◆ Exercise inputs ◆
╔══

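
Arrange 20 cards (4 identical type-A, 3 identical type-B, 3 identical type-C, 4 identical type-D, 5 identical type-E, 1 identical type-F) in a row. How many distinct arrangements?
20! / (4! × 3! × 3! × 4! × 5! × 1!) = 977728752000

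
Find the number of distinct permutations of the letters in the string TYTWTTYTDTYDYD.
14! / (1! × 4! × 3! × 6!) = 840840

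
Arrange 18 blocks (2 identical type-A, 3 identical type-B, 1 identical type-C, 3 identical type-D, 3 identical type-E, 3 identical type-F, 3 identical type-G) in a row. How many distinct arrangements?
18! / (2! × 3! × 1! × 3! × 3! × 3! × 3!) = 411675264000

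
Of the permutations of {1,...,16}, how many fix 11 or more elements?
Exactly j fixed points: C(16,j)·!(16-j); sum over j ≥ 11 (derangement numbers via !m = (m-1)·(!(m-1) + !(m-2)): !0..!5 = 1, 0, 1, 2, 9, 44). Σ_{j=11}^{16} C(16,j)·!(16-j) = C(16,11)·!5 + C(16,12)·!4 + C(16,13)·!3 + C(16,14)·!2 + C(16,15)·!1 + C(16,16)·!0 = 4368·44 + 1820·9 + 560·2 + 120·1 + 16·0 + 1·1 = 209813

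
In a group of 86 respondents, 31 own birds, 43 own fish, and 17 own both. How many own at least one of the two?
|A∪B| = |A| + |B| - |A∩B| = 31 + 43 - 17 = 57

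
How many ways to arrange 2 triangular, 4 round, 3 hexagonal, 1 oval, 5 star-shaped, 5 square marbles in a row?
20! / (2! × 4! × 3! × 1! × 5! × 5!) = 586637251200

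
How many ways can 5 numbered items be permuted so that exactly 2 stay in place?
Choose the 2 fixed points C(5,2) = 10, derange the rest: !3 = Σ_{j=0}^{3} (-1)^j·3!/j! = 6 - 6 + 3 - 1 = 2. Product = 10 × 2 = 20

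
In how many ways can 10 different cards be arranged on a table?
10! = 3628800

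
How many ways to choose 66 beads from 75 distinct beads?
C(75,66) = 75!/(66!×9!) = 125595622175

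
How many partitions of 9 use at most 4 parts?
By conjugation, equals partitions of 9 into parts ≤ 4. Let r_j(i) = number of partitions of i into parts ≤ j, for i = 0..9. r_1(i) = 1 for all i; r_j(i) = r_{j-1}(i) + r_j(i-j). Rows j = 2..4: ≤2: 1 1 2 2 3 3 4 4 5 5; ≤3: 1 1 2 3 4 5 7 8 10 12; ≤4: 1 1 2 3 5 6 9 11 15 18. r_4(9) = 18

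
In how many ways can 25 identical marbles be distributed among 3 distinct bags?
C(25+3-1, 3-1) = C(27, 2) = 351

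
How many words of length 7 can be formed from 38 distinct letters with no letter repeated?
P(38,7) = 38!/(38-7)! = 63606090240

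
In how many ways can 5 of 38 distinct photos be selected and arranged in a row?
P(38,5) = 38!/(38-5)! = 60233040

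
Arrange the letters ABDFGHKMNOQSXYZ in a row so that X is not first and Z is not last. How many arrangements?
By inclusion-exclusion: 15! - 2×(15-1)! + (15-2)! = 1307674368000 - 174356582400 + 6227020800 = 1139544806400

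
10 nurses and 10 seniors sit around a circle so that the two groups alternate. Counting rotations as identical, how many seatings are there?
Fix one of the nurses: (10-1)! ways for the remaining nurses, × 10! ways for the seniors = 362880 × 3628800 = 1316818944000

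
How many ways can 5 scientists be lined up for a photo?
5! = 120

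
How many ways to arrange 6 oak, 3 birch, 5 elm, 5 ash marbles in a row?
19! / (6! × 3! × 5! × 5!) = 1955457504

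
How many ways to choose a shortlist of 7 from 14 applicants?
C(14,7) = 14!/(7!×7!) = 3432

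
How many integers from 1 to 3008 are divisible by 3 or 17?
⌊3008/3⌋ + ⌊3008/17⌋ - ⌊3008/51⌋ = 1002 + 176 - 58 = 1120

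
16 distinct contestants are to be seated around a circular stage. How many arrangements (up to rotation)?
Circular: fix one position, arrange the rest. (16-1)! = 1307674368000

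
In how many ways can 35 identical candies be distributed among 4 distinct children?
C(35+4-1, 4-1) = C(38, 3) = 8436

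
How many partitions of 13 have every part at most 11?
Let r_j(i) = number of partitions of i into parts ≤ j, for i = 0..13. r_1(i) = 1 for all i; r_j(i) = r_{j-1}(i) + r_j(i-j). Rows j = 2..11: ≤2: 1 1 2 2 3 3 4 4 5 5 6 6 7 7; ≤3: 1 1 2 3 4 5 7 8 10 12 14 16 19 21; ≤4: 1 1 2 3 5 6 9 11 15 18 23 27 34 39; ≤5: 1 1 2 3 5 7 10 13 18 23 30 37 47 57; ≤6: 1 1 2 3 5 7 11 14 20 26 35 44 58 71; ≤7: 1 1 2 3 5 7 11 15 21 28 38 49 65 82; ≤8: 1 1 2 3 5 7 11 15 22 29 40 52 70 89; ≤9: 1 1 2 3 5 7 11 15 22 30 41 54 73 94; ≤10: 1 1 2 3 5 7 11 15 22 30 42 55 75 97; ≤11: 1 1 2 3 5 7 11 15 22 30 42 56 76 99. r_11(13) = 99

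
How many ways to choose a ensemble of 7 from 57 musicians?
C(57,7) = 57!/(7!×50!) = 264385836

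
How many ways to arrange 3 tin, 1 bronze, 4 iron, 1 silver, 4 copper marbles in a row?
13! / (3! × 1! × 4! × 1! × 4!) = 1801800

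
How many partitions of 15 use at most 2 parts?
By conjugation, equals partitions of 15 into parts ≤ 2. Let r_j(i) = number of partitions of i into parts ≤ j, for i = 0..15. r_1(i) = 1 for all i; r_j(i) = r_{j-1}(i) + r_j(i-j). Rows j = 2..2: ≤2: 1 1 2 2 3 3 4 4 5 5 6 6 7 7 8 8. r_2(15) = 8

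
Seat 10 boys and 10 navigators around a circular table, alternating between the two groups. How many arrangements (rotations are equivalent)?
Fix one of the boys: (10-1)! ways for the remaining boys, × 10! ways for the navigators = 362880 × 3628800 = 1316818944000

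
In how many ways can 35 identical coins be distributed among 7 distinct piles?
C(35+7-1, 7-1) = C(41, 6) = 4496388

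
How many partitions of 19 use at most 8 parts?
By conjugation, equals partitions of 19 into parts ≤ 8. Let r_j(i) = number of partitions of i into parts ≤ j, for i = 0..19. r_1(i) = 1 for all i; r_j(i) = r_{j-1}(i) + r_j(i-j). Rows j = 2..8: ≤2: 1 1 2 2 3 3 4 4 5 5 6 6 7 7 8 8 9 9 10 10; ≤3: 1 1 2 3 4 5 7 8 10 12 14 16 19 21 24 27 30 33 37 40; ≤4: 1 1 2 3 5 6 9 11 15 18 23 27 34 39 47 54 64 72 84 94; ≤5: 1 1 2 3 5 7 10 13 18 23 30 37 47 57 70 84 101 119 141 164; ≤6: 1 1 2 3 5 7 11 14 20 26 35 44 58 71 90 110 136 163 199 235; ≤7: 1 1 2 3 5 7 11 15 21 28 38 49 65 82 105 131 164 201 248 300; ≤8: 1 1 2 3 5 7 11 15 22 29 40 52 70 89 116 146 186 230 288 352. r_8(19) = 352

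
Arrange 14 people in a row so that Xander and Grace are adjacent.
Treat as block: (14-1)! × 2! = 6227020800 × 2 = 12454041600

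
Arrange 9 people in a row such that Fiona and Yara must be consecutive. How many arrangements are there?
Treat the 2 as one block: (9-2+1)! × 2! = 40320 × 2 = 80640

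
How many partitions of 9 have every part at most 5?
Let r_j(i) = number of partitions of i into parts ≤ j, for i = 0..9. r_1(i) = 1 for all i; r_j(i) = r_{j-1}(i) + r_j(i-j). Rows j = 2..5: ≤2: 1 1 2 2 3 3 4 4 5 5; ≤3: 1 1 2 3 4 5 7 8 10 12; ≤4: 1 1 2 3 5 6 9 11 15 18; ≤5: 1 1 2 3 5 7 10 13 18 23. r_5(9) = 23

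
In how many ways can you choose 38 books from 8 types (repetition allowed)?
C(38+8-1, 8-1) = C(45, 7) = 45379620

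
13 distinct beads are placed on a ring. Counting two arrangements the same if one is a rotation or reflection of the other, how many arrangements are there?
(13-1)!/2 = 479001600/2 = 239500800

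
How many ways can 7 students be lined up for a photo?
7! = 5040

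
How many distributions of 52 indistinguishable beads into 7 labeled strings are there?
C(52+7-1, 7-1) = C(58, 6) = 40475358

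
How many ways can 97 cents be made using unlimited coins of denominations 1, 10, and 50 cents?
Coefficient of x^97 in 1/(1-x^1) · 1/(1-x^10) · 1/(1-x^50). Case on j = number of 50-cent coins (j = 0..1); remainder r = 97 - 50j is made from {1,10} in ⌊r/10⌋+1 ways. r = 97, 47 → 10 + 5 = 15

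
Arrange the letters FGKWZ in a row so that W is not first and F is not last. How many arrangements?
By inclusion-exclusion: 5! - 2×(5-1)! + (5-2)! = 120 - 48 + 6 = 78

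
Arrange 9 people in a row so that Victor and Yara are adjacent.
Treat as block: (9-1)! × 2! = 40320 × 2 = 80640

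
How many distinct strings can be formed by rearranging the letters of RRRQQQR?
7! / (3! × 4!) = 35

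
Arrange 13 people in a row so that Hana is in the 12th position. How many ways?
Fix one position: (13-1)! = 479001600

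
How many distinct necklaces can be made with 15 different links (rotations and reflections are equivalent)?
(15-1)!/2 = 87178291200/2 = 43589145600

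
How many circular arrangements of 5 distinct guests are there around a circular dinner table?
Circular: fix one position, arrange the rest. (5-1)! = 24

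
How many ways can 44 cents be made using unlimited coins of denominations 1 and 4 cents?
Coefficient of x^44 in 1/(1-x^1) · 1/(1-x^4). Use j coins of 4 for j = 0..⌊44/4⌋ = 11, the rest in 1s: 11 + 1 = 12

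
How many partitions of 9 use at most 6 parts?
By conjugation, equals partitions of 9 into parts ≤ 6. Let r_j(i) = number of partitions of i into parts ≤ j, for i = 0..9. r_1(i) = 1 for all i; r_j(i) = r_{j-1}(i) + r_j(i-j). Rows j = 2..6: ≤2: 1 1 2 2 3 3 4 4 5 5; ≤3: 1 1 2 3 4 5 7 8 10 12; ≤4: 1 1 2 3 5 6 9 11 15 18; ≤5: 1 1 2 3 5 7 10 13 18 23; ≤6: 1 1 2 3 5 7 11 14 20 26. r_6(9) = 26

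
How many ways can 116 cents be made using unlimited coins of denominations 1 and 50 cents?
Coefficient of x^116 in 1/(1-x^1) · 1/(1-x^50). Use j coins of 50 for j = 0..⌊116/50⌋ = 2, the rest in 1s: 2 + 1 = 3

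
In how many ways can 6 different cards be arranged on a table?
6! = 720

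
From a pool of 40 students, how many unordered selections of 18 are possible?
C(40,18) = 40!/(18!×22!) = 113380261800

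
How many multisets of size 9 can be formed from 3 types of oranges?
C(9+3-1, 3-1) = C(11, 2) = 55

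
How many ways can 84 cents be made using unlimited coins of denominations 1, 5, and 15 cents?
Coefficient of x^84 in 1/(1-x^1) · 1/(1-x^5) · 1/(1-x^15). Case on j = number of 15-cent coins (j = 0..5); remainder r = 84 - 15j is made from {1,5} in ⌊r/5⌋+1 ways. r = 84, 69, 54, 39, 24, 9 → 17 + 14 + 11 + 8 + 5 + 2 = 57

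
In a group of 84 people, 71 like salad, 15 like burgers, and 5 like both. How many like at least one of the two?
|A∪B| = |A| + |B| - |A∩B| = 71 + 15 - 5 = 81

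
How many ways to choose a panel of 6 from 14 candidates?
C(14,6) = 14!/(6!×8!) = 3003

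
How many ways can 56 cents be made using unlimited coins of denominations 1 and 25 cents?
Coefficient of x^56 in 1/(1-x^1) · 1/(1-x^25). Use j coins of 25 for j = 0..⌊56/25⌋ = 2, the rest in 1s: 2 + 1 = 3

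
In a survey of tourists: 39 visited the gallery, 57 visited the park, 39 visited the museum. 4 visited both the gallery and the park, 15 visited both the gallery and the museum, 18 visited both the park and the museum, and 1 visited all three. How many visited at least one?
|A∪B∪C| = 39+57+39-4-15-18+1 = 99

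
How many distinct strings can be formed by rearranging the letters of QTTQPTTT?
8! / (1! × 2! × 5!) = 168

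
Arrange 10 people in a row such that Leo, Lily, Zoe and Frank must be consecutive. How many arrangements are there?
Treat the 4 as one block: (10-4+1)! × 4! = 5040 × 24 = 120960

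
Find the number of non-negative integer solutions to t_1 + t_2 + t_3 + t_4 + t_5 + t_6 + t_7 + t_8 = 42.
C(42+8-1, 8-1) = C(49, 7) = 85900584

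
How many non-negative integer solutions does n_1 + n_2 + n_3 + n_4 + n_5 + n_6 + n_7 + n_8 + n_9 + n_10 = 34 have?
C(34+10-1, 10-1) = C(43, 9) = 563921995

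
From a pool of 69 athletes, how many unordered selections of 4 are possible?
C(69,4) = 69!/(4!×65!) = 864501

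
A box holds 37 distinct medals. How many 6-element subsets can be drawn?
C(37,6) = 37!/(6!×31!) = 2324784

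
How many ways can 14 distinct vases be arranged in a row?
14! = 87178291200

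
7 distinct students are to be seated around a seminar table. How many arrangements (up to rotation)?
Circular: fix one position, arrange the rest. (7-1)! = 720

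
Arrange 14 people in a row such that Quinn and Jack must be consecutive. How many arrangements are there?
Treat the 2 as one block: (14-2+1)! × 2! = 6227020800 × 2 = 12454041600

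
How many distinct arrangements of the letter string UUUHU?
5! / (4! × 1!) = 5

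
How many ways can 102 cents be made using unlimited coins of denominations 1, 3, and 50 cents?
Coefficient of x^102 in 1/(1-x^1) · 1/(1-x^3) · 1/(1-x^50). Case on j = number of 50-cent coins (j = 0..2); remainder r = 102 - 50j is made from {1,3} in ⌊r/3⌋+1 ways. r = 102, 52, 2 → 35 + 18 + 1 = 54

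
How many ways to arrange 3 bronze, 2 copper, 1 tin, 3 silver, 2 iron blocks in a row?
11! / (3! × 2! × 1! × 3! × 2!) = 277200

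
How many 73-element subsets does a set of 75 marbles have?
C(75,73) = 75!/(73!×2!) = 2775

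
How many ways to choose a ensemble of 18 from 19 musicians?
C(19,18) = 19!/(18!×1!) = 19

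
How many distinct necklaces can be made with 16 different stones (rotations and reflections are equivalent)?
(16-1)!/2 = 1307674368000/2 = 653837184000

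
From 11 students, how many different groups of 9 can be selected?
C(11,9) = 11!/(9!×2!) = 55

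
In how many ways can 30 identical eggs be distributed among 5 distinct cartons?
C(30+5-1, 5-1) = C(34, 4) = 46376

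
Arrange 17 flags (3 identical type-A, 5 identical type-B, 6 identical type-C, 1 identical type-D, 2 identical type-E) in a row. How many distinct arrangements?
17! / (3! × 5! × 6! × 1! × 2!) = 343062720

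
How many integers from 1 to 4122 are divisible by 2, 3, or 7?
⌊4122/2⌋+⌊4122/3⌋+⌊4122/7⌋ - ⌊4122/6⌋-⌊4122/14⌋-⌊4122/21⌋ + ⌊4122/42⌋ = 2061+1374+588 - 687-294-196 + 98 = 2944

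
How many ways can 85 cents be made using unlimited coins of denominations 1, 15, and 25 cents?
Coefficient of x^85 in 1/(1-x^1) · 1/(1-x^15) · 1/(1-x^25). Case on j = number of 25-cent coins (j = 0..3); remainder r = 85 - 25j is made from {1,15} in ⌊r/15⌋+1 ways. r = 85, 60, 35, 10 → 6 + 5 + 3 + 1 = 15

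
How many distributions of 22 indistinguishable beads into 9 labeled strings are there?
C(22+9-1, 9-1) = C(30, 8) = 5852925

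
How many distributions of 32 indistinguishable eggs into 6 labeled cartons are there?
C(32+6-1, 6-1) = C(37, 5) = 435897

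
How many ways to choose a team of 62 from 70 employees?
C(70,62) = 70!/(62!×8!) = 9440350920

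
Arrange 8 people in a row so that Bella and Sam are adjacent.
Treat as block: (8-1)! × 2! = 5040 × 2 = 10080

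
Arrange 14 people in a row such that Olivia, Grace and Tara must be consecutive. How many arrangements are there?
Treat the 3 as one block: (14-3+1)! × 3! = 479001600 × 6 = 2874009600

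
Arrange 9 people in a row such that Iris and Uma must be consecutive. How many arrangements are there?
Treat the 2 as one block: (9-2+1)! × 2! = 40320 × 2 = 80640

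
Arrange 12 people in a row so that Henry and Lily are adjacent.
Treat as block: (12-1)! × 2! = 39916800 × 2 = 79833600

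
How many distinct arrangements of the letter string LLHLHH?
6! / (3! × 3!) = 20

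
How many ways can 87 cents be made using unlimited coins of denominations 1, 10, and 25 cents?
Coefficient of x^87 in 1/(1-x^1) · 1/(1-x^10) · 1/(1-x^25). Case on j = number of 25-cent coins (j = 0..3); remainder r = 87 - 25j is made from {1,10} in ⌊r/10⌋+1 ways. r = 87, 62, 37, 12 → 9 + 7 + 4 + 2 = 22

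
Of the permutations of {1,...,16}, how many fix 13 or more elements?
Exactly j fixed points: C(16,j)·!(16-j); sum over j ≥ 13 (derangement numbers via !m = (m-1)·(!(m-1) + !(m-2)): !0..!3 = 1, 0, 1, 2). Σ_{j=13}^{16} C(16,j)·!(16-j) = C(16,13)·!3 + C(16,14)·!2 + C(16,15)·!1 + C(16,16)·!0 = 560·2 + 120·1 + 16·0 + 1·1 = 1241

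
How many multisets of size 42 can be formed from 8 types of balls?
C(42+8-1, 8-1) = C(49, 7) = 85900584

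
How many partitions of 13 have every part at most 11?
Let r_j(i) = number of partitions of i into parts ≤ j, for i = 0..13. r_1(i) = 1 for all i; r_j(i) = r_{j-1}(i) + r_j(i-j). Rows j = 2..11: ≤2: 1 1 2 2 3 3 4 4 5 5 6 6 7 7; ≤3: 1 1 2 3 4 5 7 8 10 12 14 16 19 21; ≤4: 1 1 2 3 5 6 9 11 15 18 23 27 34 39; ≤5: 1 1 2 3 5 7 10 13 18 23 30 37 47 57; ≤6: 1 1 2 3 5 7 11 14 20 26 35 44 58 71; ≤7: 1 1 2 3 5 7 11 15 21 28 38 49 65 82; ≤8: 1 1 2 3 5 7 11 15 22 29 40 52 70 89; ≤9: 1 1 2 3 5 7 11 15 22 30 41 54 73 94; ≤10: 1 1 2 3 5 7 11 15 22 30 42 55 75 97; ≤11: 1 1 2 3 5 7 11 15 22 30 42 56 76 99. r_11(13) = 99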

╚══

◆ About this task ◆
Give again the lines from the line holding "Arrange 8 people" through the close of the listing, both included, exactly as written and with nothing else.

◆ Exercise result ◆
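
Arrange 8 people in a row so that Bella and Sam are adjacent.
Treat as block: (8-1)! × 2! = 5040 × 2 = 10080

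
Arrange 14 people in a row such that Olivia, Grace and Tara must be consecutive. How many arrangements are there?
Treat the 3 as one block: (14-3+1)! × 3! = 479001600 × 6 = 2874009600

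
Arrange 9 people in a row such that Iris and Uma must be consecutive. How many arrangements are there?
Treat the 2 as one block: (9-2+1)! × 2! = 40320 × 2 = 80640

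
Arrange 12 people in a row so that Henry and Lily are adjacent.
Treat as block: (12-1)! × 2! = 39916800 × 2 = 79833600

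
How many distinct arrangements of the letter string LLHLHH?
6! / (3! × 3!) = 20

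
How many ways can 87 cents be made using unlimited coins of denominations 1, 10, and 25 cents?
Coefficient of x^87 in 1/(1-x^1) · 1/(1-x^10) · 1/(1-x^25). Case on j = number of 25-cent coins (j = 0..3); remainder r = 87 - 25j is made from {1,10} in ⌊r/10⌋+1 ways. r = 87, 62, 37, 12 → 9 + 7 + 4 + 2 = 22

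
Of the permutations of {1,...,16}, how many fix 13 or more elements?
Exactly j fixed points: C(16,j)·!(16-j); sum over j ≥ 13 (derangement numbers via !m = (m-1)·(!(m-1) + !(m-2)): !0..!3 = 1, 0, 1, 2). Σ_{j=13}^{16} C(16,j)·!(16-j) = C(16,13)·!3 + C(16,14)·!2 + C(16,15)·!1 + C(16,16)·!0 = 560·2 + 120·1 + 16·0 + 1·1 = 1241

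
How many multisets of size 42 can be formed from 8 types of balls?
C(42+8-1, 8-1) = C(49, 7) = 85900584

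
How many partitions of 13 have every part at most 11?
Let r_j(i) = number of partitions of i into parts ≤ j, for i = 0..13. r_1(i) = 1 for all i; r_j(i) = r_{j-1}(i) + r_j(i-j). Rows j = 2..11: ≤2: 1 1 2 2 3 3 4 4 5 5 6 6 7 7; ≤3: 1 1 2 3 4 5 7 8 10 12 14 16 19 21; ≤4: 1 1 2 3 5 6 9 11 15 18 23 27 34 39; ≤5: 1 1 2 3 5 7 10 13 18 23 30 37 47 57; ≤6: 1 1 2 3 5 7 11 14 20 26 35 44 58 71; ≤7: 1 1 2 3 5 7 11 15 21 28 38 49 65 82; ≤8: 1 1 2 3 5 7 11 15 22 29 40 52 70 89; ≤9: 1 1 2 3 5 7 11 15 22 30 41 54 73 94; ≤10: 1 1 2 3 5 7 11 15 22 30 42 55 75 97; ≤11: 1 1 2 3 5 7 11 15 22 30 42 56 76 99. r_11(13) = 99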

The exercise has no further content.